Data for processing:
□ □ □ □

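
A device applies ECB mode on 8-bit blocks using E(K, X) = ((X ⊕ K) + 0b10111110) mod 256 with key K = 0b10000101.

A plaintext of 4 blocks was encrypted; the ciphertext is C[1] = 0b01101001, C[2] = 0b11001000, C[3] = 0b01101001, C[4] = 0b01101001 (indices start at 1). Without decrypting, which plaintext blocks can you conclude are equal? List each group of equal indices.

P[1] = P[3] = P[4]

ECB encrypts each block independently with the same key, so equal ciphertext blocks imply equal plaintext blocks.
C[1] = C[3] = C[4] = 0b01101001, so P[1] = P[3] = P[4].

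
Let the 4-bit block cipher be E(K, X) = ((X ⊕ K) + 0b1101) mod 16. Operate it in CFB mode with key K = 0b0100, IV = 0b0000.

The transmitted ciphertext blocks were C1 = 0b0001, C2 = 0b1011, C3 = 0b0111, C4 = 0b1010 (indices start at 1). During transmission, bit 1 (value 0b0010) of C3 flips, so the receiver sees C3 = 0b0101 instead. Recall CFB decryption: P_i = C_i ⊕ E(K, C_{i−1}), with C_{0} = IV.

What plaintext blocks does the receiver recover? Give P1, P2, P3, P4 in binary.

Only C3 changed, to 0b0101. In CFB, a change in C_i flips the same bit in P_i and garbles P_{i+1}. Decrypting the received ciphertext:
P1: E(K, 0b0000) = 0b0001; 0b0001 ⊕ 0b0001 = 0b0000.
P2: E(K, 0b0001) = 0b0010; 0b1011 ⊕ 0b0010 = 0b1001.
P3: E(K, 0b1011) = 0b1100; 0b0101 ⊕ 0b1100 = 0b1001.
P4: E(K, 0b0101) = 0b1110; 0b1010 ⊕ 0b1110 = 0b0100.
Blocks that differ from the original plaintext: P3, P4.

P1 = 0b0000, P2 = 0b1001, P3 = 0b1001, P4 = 0b0100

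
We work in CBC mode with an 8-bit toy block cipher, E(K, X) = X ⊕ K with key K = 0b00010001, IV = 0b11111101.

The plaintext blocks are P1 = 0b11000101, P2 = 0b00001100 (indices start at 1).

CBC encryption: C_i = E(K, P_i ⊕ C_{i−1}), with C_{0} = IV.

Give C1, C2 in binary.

C1: P1 ⊕ 0b11111101 = 0b00111000; E(K, 0b00111000) = 0b00101001.
C2: P2 ⊕ 0b00101001 = 0b00100101; E(K, 0b00100101) = 0b00110100.

C1 = 0b00101001, C2 = 0b00110100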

□ □ □ □

To do: If a line above contains the word "mode", list it.

Solution for this problem:
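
A device applies ECB mode on 8-bit blocks using E(K, X) = ((X ⊕ K) + 0b10111110) mod 256 with key K = 0b10000101.
Let the 4-bit block cipher be E(K, X) = ((X ⊕ K) + 0b1101) mod 16. Operate it in CFB mode with key K = 0b0100, IV = 0b0000.
We work in CBC mode with an 8-bit toy block cipher, E(K, X) = X ⊕ K with key K = 0b00010001, IV = 0b11111101.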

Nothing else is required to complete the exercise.